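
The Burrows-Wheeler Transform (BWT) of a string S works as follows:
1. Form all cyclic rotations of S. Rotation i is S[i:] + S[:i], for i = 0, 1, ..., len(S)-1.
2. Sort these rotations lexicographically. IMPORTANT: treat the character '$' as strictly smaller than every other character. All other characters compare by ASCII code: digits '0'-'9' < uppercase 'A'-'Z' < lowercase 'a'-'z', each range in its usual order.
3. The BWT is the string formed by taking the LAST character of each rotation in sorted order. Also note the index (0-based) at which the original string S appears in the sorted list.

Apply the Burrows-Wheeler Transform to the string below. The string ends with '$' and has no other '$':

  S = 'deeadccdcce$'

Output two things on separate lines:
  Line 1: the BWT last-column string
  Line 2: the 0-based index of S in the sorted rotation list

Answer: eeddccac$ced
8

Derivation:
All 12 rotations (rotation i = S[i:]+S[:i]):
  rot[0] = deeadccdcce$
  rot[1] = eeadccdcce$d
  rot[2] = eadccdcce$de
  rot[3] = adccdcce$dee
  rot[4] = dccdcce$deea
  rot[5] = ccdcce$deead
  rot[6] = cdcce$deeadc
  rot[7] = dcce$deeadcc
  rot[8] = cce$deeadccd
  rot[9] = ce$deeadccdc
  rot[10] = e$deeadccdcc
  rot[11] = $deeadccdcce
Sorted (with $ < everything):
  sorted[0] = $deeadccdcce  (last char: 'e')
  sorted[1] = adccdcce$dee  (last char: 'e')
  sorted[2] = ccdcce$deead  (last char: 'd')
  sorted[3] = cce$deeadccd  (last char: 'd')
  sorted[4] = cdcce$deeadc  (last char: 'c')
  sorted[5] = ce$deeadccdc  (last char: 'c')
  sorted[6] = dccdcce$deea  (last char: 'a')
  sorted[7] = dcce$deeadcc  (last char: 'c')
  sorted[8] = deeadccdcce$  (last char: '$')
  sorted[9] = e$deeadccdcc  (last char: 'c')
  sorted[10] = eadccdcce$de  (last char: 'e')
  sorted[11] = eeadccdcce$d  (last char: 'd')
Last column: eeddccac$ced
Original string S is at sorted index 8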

# GOAL OF THE EXERCISE
Show each line in the entries that holds the string "Burrows".

# WRITTEN ANSWER
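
The Burrows-Wheeler Transform (BWT) of a string S works as follows:
Apply the Burrows-Wheeler Transform to the string below. The string ends with '$' and has no other '$':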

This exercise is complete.